Give again exactly the lines that stretch from the one with "Compute the modular inverse of 339" to the end of the data below, including both of those lines and nothing else.
· · · ·
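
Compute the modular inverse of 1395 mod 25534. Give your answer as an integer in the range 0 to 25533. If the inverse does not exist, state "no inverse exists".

gcd(25534, 1395) by repeated division:
25534 = 18*1395 + 424
1395 = 3*424 + 123
424 = 3*123 + 55
123 = 2*55 + 13
55 = 4*13 + 3
13 = 4*3 + 1
3 = 3*1 + 0
Since gcd(1395, 25534) = 1, back-substitute to write 1 as a combination:
1 = 13 − 4·3
1 = −4·55 + 17·13
1 = 17·123 − 38·55
1 = −38·424 + 131·123
1 = 131·1395 − 431·424
1 = −431·25534 + 7889·1395
So 1395·7889 ≡ 1 (mod 25534).

7889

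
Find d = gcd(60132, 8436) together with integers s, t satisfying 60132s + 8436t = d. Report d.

12

Repeated division:
60132 = 7*8436 + 1080
8436 = 7*1080 + 876
1080 = 1*876 + 204
876 = 4*204 + 60
204 = 3*60 + 24
60 = 2*24 + 12
24 = 2*12 + 0
gcd(60132, 8436) = 12.
Back-substituting:
12 = 60 − 2·24
12 = −2·204 + 7·60
12 = 7·876 − 30·204
12 = −30·1080 + 37·876
12 = 37·8436 − 289·1080
12 = −289·60132 + 2060·8436
So 12 = (-289)·60132 + (2060)·8436.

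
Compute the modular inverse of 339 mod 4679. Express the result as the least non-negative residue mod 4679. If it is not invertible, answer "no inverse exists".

3492

Run Euclid on (4679, 339):
4679 = 13*339 + 272
339 = 1*272 + 67
272 = 4*67 + 4
67 = 16*4 + 3
4 = 1*3 + 1
3 = 3*1 + 0
The gcd is 1. Working backward:
1 = 4 − 3
1 = −67 + 17·4
1 = 17·272 − 69·67
1 = −69·339 + 86·272
1 = 86·4679 − 1187·339
Hence 339⁻¹ ≡ -1187 ≡ 3492 (mod 4679).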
· · · ·
# ANSWER SPACE
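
Compute the modular inverse of 339 mod 4679. Express the result as the least non-negative residue mod 4679. If it is not invertible, answer "no inverse exists".

3492

Run Euclid on (4679, 339):
4679 = 13*339 + 272
339 = 1*272 + 67
272 = 4*67 + 4
67 = 16*4 + 3
4 = 1*3 + 1
3 = 3*1 + 0
The gcd is 1. Working backward:
1 = 4 − 3
1 = −67 + 17·4
1 = 17·272 − 69·67
1 = −69·339 + 86·272
1 = 86·4679 − 1187·339
Hence 339⁻¹ ≡ -1187 ≡ 3492 (mod 4679).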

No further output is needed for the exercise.